Dataset entries
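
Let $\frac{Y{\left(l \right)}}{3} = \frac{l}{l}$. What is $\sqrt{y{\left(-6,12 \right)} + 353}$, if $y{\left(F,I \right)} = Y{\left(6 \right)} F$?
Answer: $\sqrt{335} \approx 18.303$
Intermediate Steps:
$Y{\left(l \right)} = 3$ ($Y{\left(l \right)} = 3 \frac{l}{l} = 3 \cdot 1 = 3$)
$y{\left(F,I \right)} = 3 F$
$\sqrt{y{\left(-6,12 \right)} + 353} = \sqrt{3 \left(-6\right) + 353} = \sqrt{-18 + 353} = \sqrt{335}$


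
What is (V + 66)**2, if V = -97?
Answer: 961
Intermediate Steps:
(V + 66)**2 = (-97 + 66)**2 = (-31)**2 = 961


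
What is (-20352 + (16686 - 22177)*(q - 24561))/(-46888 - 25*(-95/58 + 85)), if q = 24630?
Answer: 7718466/946793 ≈ 8.1522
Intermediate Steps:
(-20352 + (16686 - 22177)*(q - 24561))/(-46888 - 25*(-95/58 + 85)) = (-20352 + (16686 - 22177)*(24630 - 24561))/(-46888 - 25*(-95/58 + 85)) = (-20352 - 5491*69)/(-46888 - 25*(-95*1/58 + 85)) = (-20352 - 378879)/(-46888 - 25*(-95/58 + 85)) = -399231/(-46888 - 25*4835/58) = -399231/(-46888 - 120875/58) = -399231/(-2840379/58) = -399231*(-58/2840379) = 7718466/946793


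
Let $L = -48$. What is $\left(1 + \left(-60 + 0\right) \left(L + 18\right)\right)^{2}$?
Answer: $3243601$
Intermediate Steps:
$\left(1 + \left(-60 + 0\right) \left(L + 18\right)\right)^{2} = \left(1 + \left(-60 + 0\right) \left(-48 + 18\right)\right)^{2} = \left(1 - -1800\right)^{2} = \left(1 + 1800\right)^{2} = 1801^{2} = 3243601$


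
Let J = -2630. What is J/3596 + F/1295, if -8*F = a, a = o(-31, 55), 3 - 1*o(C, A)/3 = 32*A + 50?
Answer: -1938221/9313640 ≈ -0.20811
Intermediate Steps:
o(C, A) = -141 - 96*A (o(C, A) = 9 - 3*(32*A + 50) = 9 - 3*(50 + 32*A) = 9 + (-150 - 96*A) = -141 - 96*A)
a = -5421 (a = -141 - 96*55 = -141 - 5280 = -5421)
F = 5421/8 (F = -⅛*(-5421) = 5421/8 ≈ 677.63)
J/3596 + F/1295 = -2630/3596 + (5421/8)/1295 = -2630*1/3596 + (5421/8)*(1/1295) = -1315/1798 + 5421/10360 = -1938221/9313640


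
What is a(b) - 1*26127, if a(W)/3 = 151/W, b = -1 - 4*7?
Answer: -758136/29 ≈ -26143.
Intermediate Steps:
b = -29 (b = -1 - 28 = -29)
a(W) = 453/W (a(W) = 3*(151/W) = 453/W)
a(b) - 1*26127 = 453/(-29) - 1*26127 = 453*(-1/29) - 26127 = -453/29 - 26127 = -758136/29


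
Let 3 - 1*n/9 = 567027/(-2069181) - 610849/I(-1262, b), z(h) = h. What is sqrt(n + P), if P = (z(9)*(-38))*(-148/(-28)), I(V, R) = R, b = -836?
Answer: 3*I*sqrt(420079966152196237657)/672713734 ≈ 91.402*I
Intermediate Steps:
P = -12654/7 (P = (9*(-38))*(-148/(-28)) = -(-50616)*(-1)/28 = -342*37/7 = -12654/7 ≈ -1807.7)
n = -1258293604149/192203924 (n = 27 - 9*(567027/(-2069181) - 610849/(-836)) = 27 - 9*(567027*(-1/2069181) - 610849*(-1/836)) = 27 - 9*(-63003/229909 + 610849/836) = 27 - 9*140387012233/192203924 = 27 - 1263483110097/192203924 = -1258293604149/192203924 ≈ -6546.7)
sqrt(n + P) = sqrt(-1258293604149/192203924 - 12654/7) = sqrt(-11240203683339/1345427468) = 3*I*sqrt(420079966152196237657)/672713734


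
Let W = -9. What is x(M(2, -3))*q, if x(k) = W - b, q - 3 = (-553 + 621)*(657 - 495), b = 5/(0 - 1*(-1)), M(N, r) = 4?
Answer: -154266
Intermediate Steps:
b = 5 (b = 5/(0 + 1) = 5/1 = 5*1 = 5)
q = 11019 (q = 3 + (-553 + 621)*(657 - 495) = 3 + 68*162 = 3 + 11016 = 11019)
x(k) = -14 (x(k) = -9 - 1*5 = -9 - 5 = -14)
x(M(2, -3))*q = -14*11019 = -154266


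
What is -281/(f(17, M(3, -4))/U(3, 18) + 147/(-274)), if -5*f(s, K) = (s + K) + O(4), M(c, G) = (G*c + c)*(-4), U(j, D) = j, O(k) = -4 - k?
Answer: 76994/969 ≈ 79.457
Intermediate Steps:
M(c, G) = -4*c - 4*G*c (M(c, G) = (c + G*c)*(-4) = -4*c - 4*G*c)
f(s, K) = 8/5 - K/5 - s/5 (f(s, K) = -((s + K) + (-4 - 1*4))/5 = -((K + s) + (-4 - 4))/5 = -((K + s) - 8)/5 = -(-8 + K + s)/5 = 8/5 - K/5 - s/5)
-281/(f(17, M(3, -4))/U(3, 18) + 147/(-274)) = -281/((8/5 - (-4)*3*(1 - 4)/5 - ⅕*17)/3 + 147/(-274)) = -281/((8/5 - (-4)*3*(-3)/5 - 17/5)*(⅓) + 147*(-1/274)) = -281/((8/5 - ⅕*36 - 17/5)*(⅓) - 147/274) = -281/((8/5 - 36/5 - 17/5)*(⅓) - 147/274) = -281/(-9*⅓ - 147/274) = -281/(-3 - 147/274) = -281/(-969/274) = -281*(-274/969) = 76994/969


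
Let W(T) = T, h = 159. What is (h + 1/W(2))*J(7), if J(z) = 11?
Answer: 3509/2 ≈ 1754.5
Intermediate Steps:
(h + 1/W(2))*J(7) = (159 + 1/2)*11 = (319/2)*11 = 3509/2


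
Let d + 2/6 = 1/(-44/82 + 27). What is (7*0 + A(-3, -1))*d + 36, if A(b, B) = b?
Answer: 40022/1085 ≈ 36.887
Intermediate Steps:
d = -962/3255 (d = -⅓ + 1/(-44/82 + 27) = -⅓ + 1/(-44*1/82 + 27) = -⅓ + 1/(-22/41 + 27) = -⅓ + 1/(1085/41) = -⅓ + 41/1085 = -962/3255 ≈ -0.29555)
(7*0 + A(-3, -1))*d + 36 = (7*0 - 3)*(-962/3255) + 36 = (0 - 3)*(-962/3255) + 36 = -3*(-962/3255) + 36 = 962/1085 + 36 = 40022/1085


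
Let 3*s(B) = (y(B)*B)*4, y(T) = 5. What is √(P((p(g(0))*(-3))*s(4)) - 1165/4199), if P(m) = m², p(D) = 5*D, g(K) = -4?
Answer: √45136893668165/4199 ≈ 1600.0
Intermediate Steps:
s(B) = 20*B/3 (s(B) = ((5*B)*4)/3 = (20*B)/3 = 20*B/3)
√(P((p(g(0))*(-3))*s(4)) - 1165/4199) = √((((5*(-4))*(-3))*((20/3)*4))² - 1165/4199) = √((-20*(-3)*(80/3))² - 1165*1/4199) = √((60*(80/3))² - 1165/4199) = √(1600² - 1165/4199) = √(2560000 - 1165/4199) = √(10749438835/4199) = √45136893668165/4199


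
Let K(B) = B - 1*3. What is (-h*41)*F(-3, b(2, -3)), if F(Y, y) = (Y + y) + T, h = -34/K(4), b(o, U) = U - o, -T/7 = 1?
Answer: -20910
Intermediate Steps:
K(B) = -3 + B (K(B) = B - 3 = -3 + B)
T = -7 (T = -7*1 = -7)
h = -34 (h = -34/(-3 + 4) = -34/1 = -34*1 = -34)
F(Y, y) = -7 + Y + y (F(Y, y) = (Y + y) - 7 = -7 + Y + y)
(-h*41)*F(-3, b(2, -3)) = (-1*(-34)*41)*(-7 - 3 + (-3 - 1*2)) = (34*41)*(-7 - 3 + (-3 - 2)) = 1394*(-7 - 3 - 5) = 1394*(-15) = -20910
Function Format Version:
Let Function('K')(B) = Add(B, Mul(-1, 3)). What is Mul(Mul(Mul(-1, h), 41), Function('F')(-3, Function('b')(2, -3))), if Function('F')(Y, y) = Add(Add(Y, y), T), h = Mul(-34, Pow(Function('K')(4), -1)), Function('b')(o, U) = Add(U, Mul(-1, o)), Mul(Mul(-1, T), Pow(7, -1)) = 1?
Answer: -20910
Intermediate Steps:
Function('K')(B) = Add(-3, B) (Function('K')(B) = Add(B, -3) = Add(-3, B))
T = -7 (T = Mul(-7, 1) = -7)
h = -34 (h = Mul(-34, Pow(Add(-3, 4), -1)) = Mul(-34, Pow(1, -1)) = Mul(-34, 1) = -34)
Function('F')(Y, y) = Add(-7, Y, y) (Function('F')(Y, y) = Add(Add(Y, y), -7) = Add(-7, Y, y))
Mul(Mul(Mul(-1, h), 41), Function('F')(-3, Function('b')(2, -3))) = Mul(Mul(Mul(-1, -34), 41), Add(-7, -3, Add(-3, Mul(-1, 2)))) = Mul(Mul(34, 41), Add(-7, -3, Add(-3, -2))) = Mul(1394, Add(-7, -3, -5)) = Mul(1394, -15) = -20910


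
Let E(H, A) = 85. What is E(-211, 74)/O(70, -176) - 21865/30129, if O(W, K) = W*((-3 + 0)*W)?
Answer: -7199477/9842140 ≈ -0.73149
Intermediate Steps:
O(W, K) = -3*W² (O(W, K) = W*(-3*W) = -3*W²)
E(-211, 74)/O(70, -176) - 21865/30129 = 85/((-3*70²)) - 21865/30129 = 85/((-3*4900)) - 21865*1/30129 = 85/(-14700) - 21865/30129 = 85*(-1/14700) - 21865/30129 = -17/2940 - 21865/30129 = -7199477/9842140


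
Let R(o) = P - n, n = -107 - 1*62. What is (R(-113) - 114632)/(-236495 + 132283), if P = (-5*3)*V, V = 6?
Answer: 114553/104212 ≈ 1.0992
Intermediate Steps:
P = -90 (P = -5*3*6 = -15*6 = -90)
n = -169 (n = -107 - 62 = -169)
R(o) = 79 (R(o) = -90 - 1*(-169) = -90 + 169 = 79)
(R(-113) - 114632)/(-236495 + 132283) = (79 - 114632)/(-236495 + 132283) = -114553/(-104212) = -114553*(-1/104212) = 114553/104212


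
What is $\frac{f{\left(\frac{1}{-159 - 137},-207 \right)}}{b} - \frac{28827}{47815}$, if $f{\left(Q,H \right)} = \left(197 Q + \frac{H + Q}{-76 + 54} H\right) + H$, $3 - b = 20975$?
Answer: $- \frac{3265770540493}{6530078484160} \approx -0.50011$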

_Exercise details_. Word for word, restate the data above from its first line down to and including the line with "Answer: 7718466/946793 ≈ 8.1522".

_The answer_.
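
Let $\frac{Y{\left(l \right)}}{3} = \frac{l}{l}$. What is $\sqrt{y{\left(-6,12 \right)} + 353}$, if $y{\left(F,I \right)} = Y{\left(6 \right)} F$?
Answer: $\sqrt{335} \approx 18.303$
Intermediate Steps:
$Y{\left(l \right)} = 3$ ($Y{\left(l \right)} = 3 \frac{l}{l} = 3 \cdot 1 = 3$)
$y{\left(F,I \right)} = 3 F$
$\sqrt{y{\left(-6,12 \right)} + 353} = \sqrt{3 \left(-6\right) + 353} = \sqrt{-18 + 353} = \sqrt{335}$


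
What is (V + 66)**2, if V = -97?
Answer: 961
Intermediate Steps:
(V + 66)**2 = (-97 + 66)**2 = (-31)**2 = 961


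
What is (-20352 + (16686 - 22177)*(q - 24561))/(-46888 - 25*(-95/58 + 85)), if q = 24630?
Answer: 7718466/946793 ≈ 8.1522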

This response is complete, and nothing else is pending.